*** Opening of INPUT FOR THIS TASK ***

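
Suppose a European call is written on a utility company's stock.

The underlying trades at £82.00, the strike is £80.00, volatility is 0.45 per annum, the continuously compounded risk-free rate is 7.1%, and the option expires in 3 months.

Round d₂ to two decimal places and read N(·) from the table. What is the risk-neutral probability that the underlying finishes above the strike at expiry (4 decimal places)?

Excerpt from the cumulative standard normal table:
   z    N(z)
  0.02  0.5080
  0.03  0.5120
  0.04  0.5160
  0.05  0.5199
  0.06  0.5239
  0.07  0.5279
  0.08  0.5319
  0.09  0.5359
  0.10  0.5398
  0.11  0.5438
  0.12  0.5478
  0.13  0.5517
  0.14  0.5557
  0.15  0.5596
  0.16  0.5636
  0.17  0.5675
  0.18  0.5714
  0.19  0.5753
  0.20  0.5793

0.5319

T = 0.25;  σ√T = 0.2250
d₁ = [ln(82/80) + (0.071 + 0.45²/2)·0.25] / 0.2250 = [0.0247 + 0.0431] / 0.2250 = 0.3011 ≈ 0.30
d₂ = d₁ − σ√T = 0.3011 − 0.2250 = 0.0761 ≈ 0.08
Risk-neutral Pr[S_T > K] = N(d₂) = N(0.08) = 0.5319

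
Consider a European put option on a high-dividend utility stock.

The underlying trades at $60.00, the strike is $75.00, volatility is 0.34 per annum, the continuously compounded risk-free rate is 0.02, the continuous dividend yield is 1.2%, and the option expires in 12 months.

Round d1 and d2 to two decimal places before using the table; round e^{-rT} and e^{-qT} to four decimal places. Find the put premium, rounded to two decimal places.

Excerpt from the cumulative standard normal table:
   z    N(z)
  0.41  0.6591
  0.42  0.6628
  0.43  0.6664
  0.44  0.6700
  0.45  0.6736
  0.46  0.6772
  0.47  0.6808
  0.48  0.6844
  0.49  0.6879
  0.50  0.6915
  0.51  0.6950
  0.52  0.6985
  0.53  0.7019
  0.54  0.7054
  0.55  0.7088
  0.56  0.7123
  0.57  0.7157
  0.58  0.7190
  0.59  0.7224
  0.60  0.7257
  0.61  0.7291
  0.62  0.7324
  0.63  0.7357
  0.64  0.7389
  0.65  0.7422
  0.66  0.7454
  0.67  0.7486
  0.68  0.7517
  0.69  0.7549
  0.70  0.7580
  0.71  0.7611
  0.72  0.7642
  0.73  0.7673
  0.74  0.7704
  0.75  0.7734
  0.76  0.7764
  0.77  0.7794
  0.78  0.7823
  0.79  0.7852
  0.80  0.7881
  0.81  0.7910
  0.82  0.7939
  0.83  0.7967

σ√T = 0.34·√1 = 0.3400
d₁ = [ln(60/75) + (0.02 − 0.012 + 0.34²/2)·1] / 0.3400 = [-0.2231 + 0.0658] / 0.3400 = -0.4628 → -0.46
d₂ = d₁ − σ√T = -0.4628 − 0.3400 = -0.8028 → -0.80
e^(−qT) = e^(−0.012·1) = 0.9881;  e^(−rT) = e^(−0.02·1) = 0.9802
P = 75·0.9802·N(0.80) − 60·0.9881·N(0.46) = 75·0.9802·0.7881 − 60·0.9881·0.6772 = 57.9372 − 40.1485 = 17.7887

$17.79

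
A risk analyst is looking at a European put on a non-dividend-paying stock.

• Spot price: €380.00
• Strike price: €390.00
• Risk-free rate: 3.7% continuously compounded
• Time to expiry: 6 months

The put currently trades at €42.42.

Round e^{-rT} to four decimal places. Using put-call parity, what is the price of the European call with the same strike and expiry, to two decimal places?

€39.56

exp(−rT) = exp(−0.037·0.5) = 0.9817
Put-call parity: C − P = S − K·e^(−rT) = 380 − 390·0.9817 = 380 − 382.8630 = -2.8630
C = P + (C − P) = 42.42 + (-2.8630) = 39.5570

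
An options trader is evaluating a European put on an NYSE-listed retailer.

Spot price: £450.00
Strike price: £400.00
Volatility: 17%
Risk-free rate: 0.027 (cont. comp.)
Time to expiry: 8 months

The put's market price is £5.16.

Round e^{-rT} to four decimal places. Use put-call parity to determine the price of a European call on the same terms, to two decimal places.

exp(−rT) = exp(−0.027·0.6667) = 0.9822
Put-call parity: C − P = S − K·e^(−rT) = 450 − 400·0.9822 = 450 − 392.8800 = 57.1200
C = P + (C − P) = 5.16 + (57.1200) = 62.2800

£62.28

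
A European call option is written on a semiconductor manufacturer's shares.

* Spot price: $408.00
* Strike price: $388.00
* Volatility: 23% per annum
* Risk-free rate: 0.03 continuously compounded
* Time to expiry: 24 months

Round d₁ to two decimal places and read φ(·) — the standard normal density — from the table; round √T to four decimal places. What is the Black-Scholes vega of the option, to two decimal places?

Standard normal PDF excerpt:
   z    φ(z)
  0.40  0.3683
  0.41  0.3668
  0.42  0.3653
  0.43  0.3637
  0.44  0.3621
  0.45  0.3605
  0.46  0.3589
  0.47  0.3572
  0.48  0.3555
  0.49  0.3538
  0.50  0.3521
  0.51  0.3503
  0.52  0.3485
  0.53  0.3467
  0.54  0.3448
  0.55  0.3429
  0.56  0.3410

203.16

T = 2;  σ√T = 0.3253
d₁ = [ln(408/388) + (0.03 + 0.23²/2)·2] / 0.3253 = [0.0503 + 0.1129] / 0.3253 = 0.5016 ≈ 0.50
√T = √2 = 1.4142
φ(d₁) = φ(0.50) = 0.3521
vega = S·φ(d₁)·√T = 408·0.3521·1.4142 = 203.1594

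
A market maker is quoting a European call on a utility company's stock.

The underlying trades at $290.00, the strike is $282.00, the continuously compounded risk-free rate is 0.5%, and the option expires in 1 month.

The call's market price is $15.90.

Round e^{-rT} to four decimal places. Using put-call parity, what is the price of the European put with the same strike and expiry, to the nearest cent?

$7.79

e^(−rT) = e^(−0.005·0.08333) = 0.9996
Put-call parity: C − P = S − K·e^(−rT) = 290 − 282·0.9996 = 290 − 281.8872 = 8.1128
P = C − (C − P) = 15.90 − (8.1128) = 7.7872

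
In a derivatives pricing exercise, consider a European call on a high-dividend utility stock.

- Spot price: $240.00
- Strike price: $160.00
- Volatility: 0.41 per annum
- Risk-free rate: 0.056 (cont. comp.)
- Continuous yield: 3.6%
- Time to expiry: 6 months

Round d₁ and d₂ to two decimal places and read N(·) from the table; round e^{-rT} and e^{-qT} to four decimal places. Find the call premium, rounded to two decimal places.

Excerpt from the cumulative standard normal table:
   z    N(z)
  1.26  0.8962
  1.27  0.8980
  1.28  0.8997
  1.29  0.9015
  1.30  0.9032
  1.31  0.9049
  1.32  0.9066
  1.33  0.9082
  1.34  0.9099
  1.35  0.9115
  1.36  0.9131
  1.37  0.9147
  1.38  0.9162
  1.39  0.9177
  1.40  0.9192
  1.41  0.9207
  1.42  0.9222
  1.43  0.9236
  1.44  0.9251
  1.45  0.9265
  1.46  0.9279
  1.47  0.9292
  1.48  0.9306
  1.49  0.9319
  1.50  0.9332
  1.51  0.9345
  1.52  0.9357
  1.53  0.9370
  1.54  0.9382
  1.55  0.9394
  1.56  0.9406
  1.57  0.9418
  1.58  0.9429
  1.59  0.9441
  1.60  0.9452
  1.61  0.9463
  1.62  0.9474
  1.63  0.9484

σ√T = 0.41 × 0.7071 = 0.2899
d₁ = [ln(240/160) + (0.056 − 0.036 + 0.41²/2)·0.5] / 0.2899 = [0.4055 + 0.0520] / 0.2899 = 1.5780 which rounds to 1.58
d₂ = d₁ − σ√T = 1.5780 − 0.2899 = 1.2881 which rounds to 1.29
exp(−qT) = exp(−0.036·0.5) = 0.9822;  exp(−rT) = exp(−0.056·0.5) = 0.9724
N(d₁) = N(1.58) = 0.9429;  N(d₂) = N(1.29) = 0.9015
C = 240·0.9822·0.9429 − 160·0.9724·0.9015 = 222.2679 − 140.2590 = 82.0090

$82.01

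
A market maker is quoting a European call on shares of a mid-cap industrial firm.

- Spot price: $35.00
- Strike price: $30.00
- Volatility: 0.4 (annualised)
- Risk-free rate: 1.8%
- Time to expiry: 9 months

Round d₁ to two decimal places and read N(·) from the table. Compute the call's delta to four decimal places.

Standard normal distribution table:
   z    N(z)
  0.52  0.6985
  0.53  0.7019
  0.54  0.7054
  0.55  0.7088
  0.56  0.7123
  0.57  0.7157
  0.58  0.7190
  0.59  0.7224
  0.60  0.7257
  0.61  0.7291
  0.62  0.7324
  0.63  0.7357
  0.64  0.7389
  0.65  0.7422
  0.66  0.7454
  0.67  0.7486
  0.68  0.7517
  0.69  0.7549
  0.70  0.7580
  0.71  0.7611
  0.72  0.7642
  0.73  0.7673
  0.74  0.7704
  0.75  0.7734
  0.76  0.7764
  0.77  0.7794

T = 0.75;  σ√T = 0.3464
d₁ = [ln(35/30) + (0.018 + 0.4²/2)·0.75] / 0.3464 = [0.1542 + 0.0735] / 0.3464 = 0.6572 ⇒ 0.66
N(d₁) = N(0.66) = 0.7454
Δ_call = N(d₁) = 0.7454

0.7454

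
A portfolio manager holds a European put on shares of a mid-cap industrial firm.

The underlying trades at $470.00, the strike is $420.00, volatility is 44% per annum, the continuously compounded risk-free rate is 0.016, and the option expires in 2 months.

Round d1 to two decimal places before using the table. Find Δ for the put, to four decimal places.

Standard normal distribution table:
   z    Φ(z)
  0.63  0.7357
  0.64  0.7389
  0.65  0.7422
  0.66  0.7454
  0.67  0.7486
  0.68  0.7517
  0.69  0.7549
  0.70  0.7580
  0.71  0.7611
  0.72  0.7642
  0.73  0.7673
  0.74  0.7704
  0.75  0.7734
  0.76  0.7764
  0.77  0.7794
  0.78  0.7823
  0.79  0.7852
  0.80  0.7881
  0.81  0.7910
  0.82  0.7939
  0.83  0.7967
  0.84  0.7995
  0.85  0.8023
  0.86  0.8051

-0.2327

σ√T = 0.44 × 0.4082 = 0.1796
ln(S/K) + (r + σ²/2)T = ln(470/420) + (0.016 + 0.44²/2)·0.1667 = 0.1125 + 0.0188 = 0.1313
d₁ = 0.1313 / 0.1796 = 0.7308 → 0.73
N(d₁) = N(0.73) = 0.7673
Δ_put = N(d₁) − 1 = 0.7673 − 1 = -0.2327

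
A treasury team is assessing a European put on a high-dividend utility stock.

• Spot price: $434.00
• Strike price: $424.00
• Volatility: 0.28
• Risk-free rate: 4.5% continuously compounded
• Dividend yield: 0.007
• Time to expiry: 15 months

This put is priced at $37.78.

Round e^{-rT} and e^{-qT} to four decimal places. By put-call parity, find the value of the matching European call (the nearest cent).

exp(−qT) = exp(−0.007·1.25) = 0.9913;  exp(−rT) = exp(−0.045·1.25) = 0.9453
Put-call parity: C − P = S·e^(−qT) − K·e^(−rT) = 434·0.9913 − 424·0.9453 = 430.2242 − 400.8072 = 29.4170
C = P + (C − P) = 37.78 + (29.4170) = 67.1970

$67.20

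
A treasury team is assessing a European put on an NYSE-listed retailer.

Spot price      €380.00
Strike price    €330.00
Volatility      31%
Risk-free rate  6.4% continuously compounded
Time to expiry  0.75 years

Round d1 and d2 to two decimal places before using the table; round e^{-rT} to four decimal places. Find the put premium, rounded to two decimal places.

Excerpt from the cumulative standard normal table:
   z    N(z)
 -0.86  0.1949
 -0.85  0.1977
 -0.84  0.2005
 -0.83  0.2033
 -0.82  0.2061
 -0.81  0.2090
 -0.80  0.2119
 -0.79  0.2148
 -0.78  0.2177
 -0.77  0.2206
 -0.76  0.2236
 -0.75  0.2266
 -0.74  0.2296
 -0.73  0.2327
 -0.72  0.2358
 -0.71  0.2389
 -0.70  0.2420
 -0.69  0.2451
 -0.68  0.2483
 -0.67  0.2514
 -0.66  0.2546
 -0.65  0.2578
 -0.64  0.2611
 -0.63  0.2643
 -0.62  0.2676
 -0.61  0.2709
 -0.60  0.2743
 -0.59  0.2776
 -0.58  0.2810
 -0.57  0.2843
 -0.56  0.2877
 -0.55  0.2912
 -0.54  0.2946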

*** Close of INPUT FOR THIS TASK ***

• [EXERCISE REQUIREMENTS]: Go line by line through the data, copying each one that contains the word "shares".

• [OUTPUT OF THE TASK]:
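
A European call option is written on a semiconductor manufacturer's shares.
A market maker is quoting a European call on shares of a mid-cap industrial firm.
A portfolio manager holds a European put on shares of a mid-cap industrial firm.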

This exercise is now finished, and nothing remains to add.